[Records to use — start]

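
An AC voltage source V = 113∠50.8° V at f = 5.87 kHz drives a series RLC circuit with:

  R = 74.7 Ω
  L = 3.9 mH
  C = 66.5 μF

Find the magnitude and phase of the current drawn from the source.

Step 1 — Angular frequency: ω = 2π·f = 2π·5870 = 3.688e+04 rad/s.
Step 2 — Component impedances:
  R: Z = R = 74.7 Ω
  L: Z = jωL = j·3.688e+04·0.0039 = 0 + j143.8 Ω
  C: Z = 1/(jωC) = -j/(ω·C) = 0 - j0.4077 Ω
Step 3 — Series combination: Z_total = R + L + C = 74.7 + j143.4 Ω = 161.7∠62.5° Ω.
Step 4 — Source phasor: V = 113∠50.8° V = 71.42 + j87.57 V.
Step 5 — Ohm's law: I = V / Z_total = (71.42 + j87.57) / (74.7 + j143.4) = 0.6842 - j0.1416 A.
Step 6 — Convert to polar: |I| = 0.6987 A, ∠I = -11.7°.

I = 0.6987∠-11.7° A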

[Records to use — finish]

• **Exercise requirements**: Please print verbatim each line from the first line of the entries above to the line that contains "C = 66.5 μF", inclusive, and nothing more.

• **Result for this exercise**:
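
An AC voltage source V = 113∠50.8° V at f = 5.87 kHz drives a series RLC circuit with:

  R = 74.7 Ω
  L = 3.9 mH
  C = 66.5 μF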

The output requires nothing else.